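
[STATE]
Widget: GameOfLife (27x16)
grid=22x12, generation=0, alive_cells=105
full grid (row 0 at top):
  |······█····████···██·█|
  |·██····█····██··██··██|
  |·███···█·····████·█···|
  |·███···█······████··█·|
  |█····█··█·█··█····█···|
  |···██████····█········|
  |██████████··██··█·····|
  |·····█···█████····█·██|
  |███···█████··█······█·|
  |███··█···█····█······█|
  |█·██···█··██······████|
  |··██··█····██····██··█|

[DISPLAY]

Gen: 0                     
······█····████···██·█     
·██····█····██··██··██     
·███···█·····████·█···     
·███···█······████··█·     
█····█··█·█··█····█···     
···██████····█········     
██████████··██··█·····     
·····█···█████····█·██     
███···█████··█······█·     
███··█···█····█······█     
█·██···█··██······████     
··██··█····██····██··█     
                           
                           
                           


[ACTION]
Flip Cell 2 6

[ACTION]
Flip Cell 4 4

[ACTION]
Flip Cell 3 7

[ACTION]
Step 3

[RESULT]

Gen: 3                     
··················█···     
······██···········██·     
██···█·█·········█····     
··█··█··█······█······     
··█···██······██······     
█·█····█·····█········     
·██··········█··█···█·     
···················█··     
······██····██·█······     
·█··········███···█···     
█··█······█·█······█·█     
·█·█···············██·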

▶ [EXERCISE BRIEF]: Could you retype exactly the lines above from the one containing "Flip Cell 4 4" through the last line of the records, both included, and nothing else?

▶ [YOUR RESPONSE]:
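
Flip Cell 4 4

[ACTION]
Flip Cell 3 7

[ACTION]
Step 3

[RESULT]

Gen: 3                     
··················█···     
······██···········██·     
██···█·█·········█····     
··█··█··█······█······     
··█···██······██······     
█·█····█·····█········     
·██··········█··█···█·     
···················█··     
······██····██·█······     
·█··········███···█···     
█··█······█·█······█·█     
·█·█···············██·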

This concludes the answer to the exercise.